**TASK DESCRIPTION**. Even where a record seems odd, copy it exactly as it appears below.

**Records contained in a dataset**.
···

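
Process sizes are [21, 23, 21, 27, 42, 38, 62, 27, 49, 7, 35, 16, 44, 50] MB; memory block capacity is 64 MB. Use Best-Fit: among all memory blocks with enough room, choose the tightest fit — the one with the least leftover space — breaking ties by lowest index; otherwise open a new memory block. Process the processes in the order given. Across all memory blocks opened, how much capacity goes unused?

21 MB → memory block 1 (remaining 43 MB)
23 MB → memory block 1 (remaining 20 MB)
21 MB → memory block 2 (remaining 43 MB)
27 MB → memory block 2 (remaining 16 MB)
42 MB → memory block 3 (remaining 22 MB)
38 MB → memory block 4 (remaining 26 MB)
62 MB → memory block 5 (remaining 2 MB)
27 MB → memory block 6 (remaining 37 MB)
49 MB → memory block 7 (remaining 15 MB)
7 MB → memory block 7 (remaining 8 MB)
35 MB → memory block 6 (remaining 2 MB)
16 MB → memory block 2 (remaining 0 MB)
44 MB → memory block 8 (remaining 20 MB)
50 MB → memory block 9 (remaining 14 MB)
9 memory blocks × 64 MB = 576 MB; used 462 MB; unused 114 MB.

114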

···

**EXERCISE ANSWER**.
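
Process sizes are [21, 23, 21, 27, 42, 38, 62, 27, 49, 7, 35, 16, 44, 50] MB; memory block capacity is 64 MB. Use Best-Fit: among all memory blocks with enough room, choose the tightest fit — the one with the least leftover space — breaking ties by lowest index; otherwise open a new memory block. Process the processes in the order given. Across all memory blocks opened, how much capacity goes unused?

21 MB → memory block 1 (remaining 43 MB)
23 MB → memory block 1 (remaining 20 MB)
21 MB → memory block 2 (remaining 43 MB)
27 MB → memory block 2 (remaining 16 MB)
42 MB → memory block 3 (remaining 22 MB)
38 MB → memory block 4 (remaining 26 MB)
62 MB → memory block 5 (remaining 2 MB)
27 MB → memory block 6 (remaining 37 MB)
49 MB → memory block 7 (remaining 15 MB)
7 MB → memory block 7 (remaining 8 MB)
35 MB → memory block 6 (remaining 2 MB)
16 MB → memory block 2 (remaining 0 MB)
44 MB → memory block 8 (remaining 20 MB)
50 MB → memory block 9 (remaining 14 MB)
9 memory blocks × 64 MB = 576 MB; used 462 MB; unused 114 MB.

114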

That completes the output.